Task objective -
Write down, unchanged, the entries from the first line through the line holding "Pipes: (0,1), (0,2), (0,3), (2,3)". Include no other line.

== Source information ==

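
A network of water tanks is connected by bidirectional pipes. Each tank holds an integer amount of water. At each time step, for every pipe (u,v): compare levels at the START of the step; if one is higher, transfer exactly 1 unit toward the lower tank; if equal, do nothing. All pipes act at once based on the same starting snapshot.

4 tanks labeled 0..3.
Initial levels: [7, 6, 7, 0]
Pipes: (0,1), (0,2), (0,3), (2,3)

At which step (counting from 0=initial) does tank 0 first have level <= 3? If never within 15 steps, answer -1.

Step 1: flows [0->1,0=2,0->3,2->3] -> levels [5 7 6 2]
Step 2: flows [1->0,2->0,0->3,2->3] -> levels [6 6 4 4]
Step 3: flows [0=1,0->2,0->3,2=3] -> levels [4 6 5 5]
Step 4: flows [1->0,2->0,3->0,2=3] -> levels [7 5 4 4]
Step 5: flows [0->1,0->2,0->3,2=3] -> levels [4 6 5 5]
  -> period-2 cycle (repeats step 3); tank 0 never drops to <=3
Tank 0 never reaches <=3 within 15 steps

Answer: -1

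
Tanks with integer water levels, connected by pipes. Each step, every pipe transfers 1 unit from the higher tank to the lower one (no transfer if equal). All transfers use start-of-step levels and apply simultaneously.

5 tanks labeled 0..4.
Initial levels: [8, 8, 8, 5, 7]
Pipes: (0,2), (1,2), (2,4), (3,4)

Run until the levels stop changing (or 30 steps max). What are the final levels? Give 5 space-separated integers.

Answer: 7 7 9 7 6

Derivation:
Step 1: flows [0=2,1=2,2->4,4->3] -> levels [8 8 7 6 7]
Step 2: flows [0->2,1->2,2=4,4->3] -> levels [7 7 9 7 6]
Step 3: flows [2->0,2->1,2->4,3->4] -> levels [8 8 6 6 8]
Step 4: flows [0->2,1->2,4->2,4->3] -> levels [7 7 9 7 6]
  -> period-2 cycle: step 4 state = step 2 state; never stabilizes
  -> state at step 30: (30-2) mod 2 = 0, same as step 2 -> [7 7 9 7 6]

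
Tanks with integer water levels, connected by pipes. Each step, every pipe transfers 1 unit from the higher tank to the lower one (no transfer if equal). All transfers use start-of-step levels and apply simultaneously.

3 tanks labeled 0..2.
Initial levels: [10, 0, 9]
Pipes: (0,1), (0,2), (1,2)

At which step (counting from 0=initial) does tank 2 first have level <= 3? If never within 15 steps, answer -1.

Step 1: flows [0->1,0->2,2->1] -> levels [8 2 9]
Step 2: flows [0->1,2->0,2->1] -> levels [8 4 7]
Step 3: flows [0->1,0->2,2->1] -> levels [6 6 7]
Step 4: flows [0=1,2->0,2->1] -> levels [7 7 5]
Step 5: flows [0=1,0->2,1->2] -> levels [6 6 7]
  -> period-2 cycle (repeats step 3); tank 2 never drops to <=3
Tank 2 never reaches <=3 within 15 steps

Answer: -1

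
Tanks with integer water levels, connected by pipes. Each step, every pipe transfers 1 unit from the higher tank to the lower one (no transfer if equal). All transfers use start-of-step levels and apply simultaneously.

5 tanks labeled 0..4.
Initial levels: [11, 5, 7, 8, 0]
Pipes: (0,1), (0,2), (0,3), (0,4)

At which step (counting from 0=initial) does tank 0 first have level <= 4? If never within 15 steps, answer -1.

Answer: 6

Derivation:
Step 1: flows [0->1,0->2,0->3,0->4] -> levels [7 6 8 9 1]
Step 2: flows [0->1,2->0,3->0,0->4] -> levels [7 7 7 8 2]
Step 3: flows [0=1,0=2,3->0,0->4] -> levels [7 7 7 7 3]
Step 4: flows [0=1,0=2,0=3,0->4] -> levels [6 7 7 7 4]
Step 5: flows [1->0,2->0,3->0,0->4] -> levels [8 6 6 6 5]
Step 6: flows [0->1,0->2,0->3,0->4] -> levels [4 7 7 7 6]
Tank 0 first reaches <=4 at step 6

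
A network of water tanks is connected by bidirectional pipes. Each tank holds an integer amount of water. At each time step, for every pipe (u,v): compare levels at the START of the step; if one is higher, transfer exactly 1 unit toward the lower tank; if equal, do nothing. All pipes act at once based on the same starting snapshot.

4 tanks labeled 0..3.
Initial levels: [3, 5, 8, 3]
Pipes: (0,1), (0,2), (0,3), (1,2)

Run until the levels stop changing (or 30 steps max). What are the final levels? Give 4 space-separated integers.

Step 1: flows [1->0,2->0,0=3,2->1] -> levels [5 5 6 3]
Step 2: flows [0=1,2->0,0->3,2->1] -> levels [5 6 4 4]
Step 3: flows [1->0,0->2,0->3,1->2] -> levels [4 4 6 5]
Step 4: flows [0=1,2->0,3->0,2->1] -> levels [6 5 4 4]
Step 5: flows [0->1,0->2,0->3,1->2] -> levels [3 5 6 5]
Step 6: flows [1->0,2->0,3->0,2->1] -> levels [6 5 4 4]
  -> period-2 cycle: step 6 state = step 4 state; never stabilizes
  -> state at step 30: (30-4) mod 2 = 0, same as step 4 -> [6 5 4 4]

Answer: 6 5 4 4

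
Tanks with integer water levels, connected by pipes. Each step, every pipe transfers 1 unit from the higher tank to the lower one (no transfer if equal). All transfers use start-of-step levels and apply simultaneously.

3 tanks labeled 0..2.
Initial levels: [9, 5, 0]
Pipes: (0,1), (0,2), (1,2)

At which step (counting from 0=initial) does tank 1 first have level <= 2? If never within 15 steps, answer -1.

Answer: -1

Derivation:
Step 1: flows [0->1,0->2,1->2] -> levels [7 5 2]
Step 2: flows [0->1,0->2,1->2] -> levels [5 5 4]
Step 3: flows [0=1,0->2,1->2] -> levels [4 4 6]
Step 4: flows [0=1,2->0,2->1] -> levels [5 5 4]
  -> period-2 cycle (repeats step 2); tank 1 never drops to <=2
Tank 1 never reaches <=2 within 15 steps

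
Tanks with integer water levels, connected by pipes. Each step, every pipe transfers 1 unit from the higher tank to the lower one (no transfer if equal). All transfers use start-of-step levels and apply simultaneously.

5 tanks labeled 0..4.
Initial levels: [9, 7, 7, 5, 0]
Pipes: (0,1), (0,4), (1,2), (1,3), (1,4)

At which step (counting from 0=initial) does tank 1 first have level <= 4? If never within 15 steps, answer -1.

Answer: 3

Derivation:
Step 1: flows [0->1,0->4,1=2,1->3,1->4] -> levels [7 6 7 6 2]
Step 2: flows [0->1,0->4,2->1,1=3,1->4] -> levels [5 7 6 6 4]
Step 3: flows [1->0,0->4,1->2,1->3,1->4] -> levels [5 3 7 7 6]
Tank 1 first reaches <=4 at step 3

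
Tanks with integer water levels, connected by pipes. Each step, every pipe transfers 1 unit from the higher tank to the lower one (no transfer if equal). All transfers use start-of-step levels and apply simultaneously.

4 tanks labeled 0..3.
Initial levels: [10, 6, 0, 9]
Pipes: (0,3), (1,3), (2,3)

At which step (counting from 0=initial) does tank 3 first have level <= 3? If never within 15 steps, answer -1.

Answer: -1

Derivation:
Step 1: flows [0->3,3->1,3->2] -> levels [9 7 1 8]
Step 2: flows [0->3,3->1,3->2] -> levels [8 8 2 7]
Step 3: flows [0->3,1->3,3->2] -> levels [7 7 3 8]
Step 4: flows [3->0,3->1,3->2] -> levels [8 8 4 5]
Step 5: flows [0->3,1->3,3->2] -> levels [7 7 5 6]
Step 6: flows [0->3,1->3,3->2] -> levels [6 6 6 7]
Step 7: flows [3->0,3->1,3->2] -> levels [7 7 7 4]
Step 8: flows [0->3,1->3,2->3] -> levels [6 6 6 7]
  -> period-2 cycle (repeats step 6); tank 3 never drops to <=3
Tank 3 never reaches <=3 within 15 steps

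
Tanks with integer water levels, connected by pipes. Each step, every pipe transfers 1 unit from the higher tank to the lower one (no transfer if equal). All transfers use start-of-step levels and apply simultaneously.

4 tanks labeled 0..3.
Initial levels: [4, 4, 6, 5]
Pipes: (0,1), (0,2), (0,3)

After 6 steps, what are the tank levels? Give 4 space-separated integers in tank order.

Answer: 3 5 6 5

Derivation:
Step 1: flows [0=1,2->0,3->0] -> levels [6 4 5 4]
Step 2: flows [0->1,0->2,0->3] -> levels [3 5 6 5]
Step 3: flows [1->0,2->0,3->0] -> levels [6 4 5 4]
  -> period-2 cycle: step 3 state = step 1 state
  -> state at step 6: (6-1) mod 2 = 1, same as step 2 -> [3 5 6 5]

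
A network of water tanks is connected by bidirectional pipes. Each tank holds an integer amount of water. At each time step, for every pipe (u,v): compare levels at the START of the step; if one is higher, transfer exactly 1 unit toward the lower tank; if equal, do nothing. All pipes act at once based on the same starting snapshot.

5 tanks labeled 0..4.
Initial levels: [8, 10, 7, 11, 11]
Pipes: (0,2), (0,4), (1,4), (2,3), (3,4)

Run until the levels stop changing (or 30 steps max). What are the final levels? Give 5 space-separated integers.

Answer: 9 9 10 8 11

Derivation:
Step 1: flows [0->2,4->0,4->1,3->2,3=4] -> levels [8 11 9 10 9]
Step 2: flows [2->0,4->0,1->4,3->2,3->4] -> levels [10 10 9 8 10]
Step 3: flows [0->2,0=4,1=4,2->3,4->3] -> levels [9 10 9 10 9]
Step 4: flows [0=2,0=4,1->4,3->2,3->4] -> levels [9 9 10 8 11]
Step 5: flows [2->0,4->0,4->1,2->3,4->3] -> levels [11 10 8 10 8]
Step 6: flows [0->2,0->4,1->4,3->2,3->4] -> levels [9 9 10 8 11]
  -> period-2 cycle: step 6 state = step 4 state; never stabilizes
  -> state at step 30: (30-4) mod 2 = 0, same as step 4 -> [9 9 10 8 11]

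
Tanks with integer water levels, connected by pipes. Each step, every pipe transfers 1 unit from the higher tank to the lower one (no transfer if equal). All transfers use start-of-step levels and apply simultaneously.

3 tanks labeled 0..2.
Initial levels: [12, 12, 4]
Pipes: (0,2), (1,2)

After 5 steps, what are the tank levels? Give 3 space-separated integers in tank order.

Step 1: flows [0->2,1->2] -> levels [11 11 6]
Step 2: flows [0->2,1->2] -> levels [10 10 8]
Step 3: flows [0->2,1->2] -> levels [9 9 10]
Step 4: flows [2->0,2->1] -> levels [10 10 8]
  -> period-2 cycle: step 4 state = step 2 state
  -> state at step 5: (5-2) mod 2 = 1, same as step 3 -> [9 9 10]

Answer: 9 9 10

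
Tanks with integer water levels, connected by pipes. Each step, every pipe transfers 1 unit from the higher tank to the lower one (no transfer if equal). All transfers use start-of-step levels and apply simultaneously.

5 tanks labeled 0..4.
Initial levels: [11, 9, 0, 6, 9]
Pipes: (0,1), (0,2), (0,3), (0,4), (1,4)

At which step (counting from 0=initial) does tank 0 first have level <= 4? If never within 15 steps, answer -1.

Step 1: flows [0->1,0->2,0->3,0->4,1=4] -> levels [7 10 1 7 10]
Step 2: flows [1->0,0->2,0=3,4->0,1=4] -> levels [8 9 2 7 9]
Step 3: flows [1->0,0->2,0->3,4->0,1=4] -> levels [8 8 3 8 8]
Step 4: flows [0=1,0->2,0=3,0=4,1=4] -> levels [7 8 4 8 8]
Step 5: flows [1->0,0->2,3->0,4->0,1=4] -> levels [9 7 5 7 7]
Step 6: flows [0->1,0->2,0->3,0->4,1=4] -> levels [5 8 6 8 8]
Step 7: flows [1->0,2->0,3->0,4->0,1=4] -> levels [9 7 5 7 7]
  -> period-2 cycle (repeats step 5); tank 0 never drops to <=4
Tank 0 never reaches <=4 within 15 steps

Answer: -1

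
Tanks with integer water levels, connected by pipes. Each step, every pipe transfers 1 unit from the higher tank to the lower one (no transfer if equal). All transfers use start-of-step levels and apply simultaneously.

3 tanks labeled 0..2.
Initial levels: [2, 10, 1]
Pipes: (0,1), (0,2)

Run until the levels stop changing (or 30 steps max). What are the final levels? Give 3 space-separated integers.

Answer: 5 4 4

Derivation:
Step 1: flows [1->0,0->2] -> levels [2 9 2]
Step 2: flows [1->0,0=2] -> levels [3 8 2]
Step 3: flows [1->0,0->2] -> levels [3 7 3]
Step 4: flows [1->0,0=2] -> levels [4 6 3]
Step 5: flows [1->0,0->2] -> levels [4 5 4]
Step 6: flows [1->0,0=2] -> levels [5 4 4]
Step 7: flows [0->1,0->2] -> levels [3 5 5]
Step 8: flows [1->0,2->0] -> levels [5 4 4]
  -> period-2 cycle: step 8 state = step 6 state; never stabilizes
  -> state at step 30: (30-6) mod 2 = 0, same as step 6 -> [5 4 4]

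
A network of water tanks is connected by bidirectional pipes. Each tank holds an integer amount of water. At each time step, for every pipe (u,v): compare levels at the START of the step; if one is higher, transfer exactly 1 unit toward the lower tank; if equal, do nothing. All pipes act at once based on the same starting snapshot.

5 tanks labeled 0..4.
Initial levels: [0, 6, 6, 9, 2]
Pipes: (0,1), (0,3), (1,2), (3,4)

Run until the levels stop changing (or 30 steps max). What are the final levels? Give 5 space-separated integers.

Step 1: flows [1->0,3->0,1=2,3->4] -> levels [2 5 6 7 3]
Step 2: flows [1->0,3->0,2->1,3->4] -> levels [4 5 5 5 4]
Step 3: flows [1->0,3->0,1=2,3->4] -> levels [6 4 5 3 5]
Step 4: flows [0->1,0->3,2->1,4->3] -> levels [4 6 4 5 4]
Step 5: flows [1->0,3->0,1->2,3->4] -> levels [6 4 5 3 5]
  -> period-2 cycle: step 5 state = step 3 state; never stabilizes
  -> state at step 30: (30-3) mod 2 = 1, same as step 4 -> [4 6 4 5 4]

Answer: 4 6 4 5 4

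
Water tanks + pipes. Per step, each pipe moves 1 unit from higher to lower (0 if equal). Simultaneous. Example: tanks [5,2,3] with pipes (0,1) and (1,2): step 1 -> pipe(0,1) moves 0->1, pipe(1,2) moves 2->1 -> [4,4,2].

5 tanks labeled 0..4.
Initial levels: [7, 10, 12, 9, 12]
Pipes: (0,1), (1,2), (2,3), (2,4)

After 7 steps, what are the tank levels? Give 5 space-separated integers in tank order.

Step 1: flows [1->0,2->1,2->3,2=4] -> levels [8 10 10 10 12]
Step 2: flows [1->0,1=2,2=3,4->2] -> levels [9 9 11 10 11]
Step 3: flows [0=1,2->1,2->3,2=4] -> levels [9 10 9 11 11]
Step 4: flows [1->0,1->2,3->2,4->2] -> levels [10 8 12 10 10]
Step 5: flows [0->1,2->1,2->3,2->4] -> levels [9 10 9 11 11]
  -> period-2 cycle: step 5 state = step 3 state
  -> state at step 7: (7-3) mod 2 = 0, same as step 3 -> [9 10 9 11 11]

Answer: 9 10 9 11 11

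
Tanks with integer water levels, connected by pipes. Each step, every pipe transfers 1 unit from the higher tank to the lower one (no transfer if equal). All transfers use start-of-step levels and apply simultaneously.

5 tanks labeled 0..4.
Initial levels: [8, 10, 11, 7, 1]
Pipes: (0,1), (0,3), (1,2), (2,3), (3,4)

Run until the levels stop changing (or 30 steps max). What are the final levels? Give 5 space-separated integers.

Step 1: flows [1->0,0->3,2->1,2->3,3->4] -> levels [8 10 9 8 2]
Step 2: flows [1->0,0=3,1->2,2->3,3->4] -> levels [9 8 9 8 3]
Step 3: flows [0->1,0->3,2->1,2->3,3->4] -> levels [7 10 7 9 4]
Step 4: flows [1->0,3->0,1->2,3->2,3->4] -> levels [9 8 9 6 5]
Step 5: flows [0->1,0->3,2->1,2->3,3->4] -> levels [7 10 7 7 6]
Step 6: flows [1->0,0=3,1->2,2=3,3->4] -> levels [8 8 8 6 7]
Step 7: flows [0=1,0->3,1=2,2->3,4->3] -> levels [7 8 7 9 6]
Step 8: flows [1->0,3->0,1->2,3->2,3->4] -> levels [9 6 9 6 7]
Step 9: flows [0->1,0->3,2->1,2->3,4->3] -> levels [7 8 7 9 6]
  -> period-2 cycle: step 9 state = step 7 state; never stabilizes
  -> state at step 30: (30-7) mod 2 = 1, same as step 8 -> [9 6 9 6 7]

Answer: 9 6 9 6 7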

===

Task output -
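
A network of water tanks is connected by bidirectional pipes. Each tank holds an integer amount of water. At each time step, for every pipe (u,v): compare levels at the START of the step; if one is higher, transfer exactly 1 unit toward the lower tank; if equal, do nothing. All pipes act at once based on the same starting snapshot.

4 tanks labeled 0..3.
Initial levels: [7, 6, 7, 0]
Pipes: (0,1), (0,2), (0,3), (2,3)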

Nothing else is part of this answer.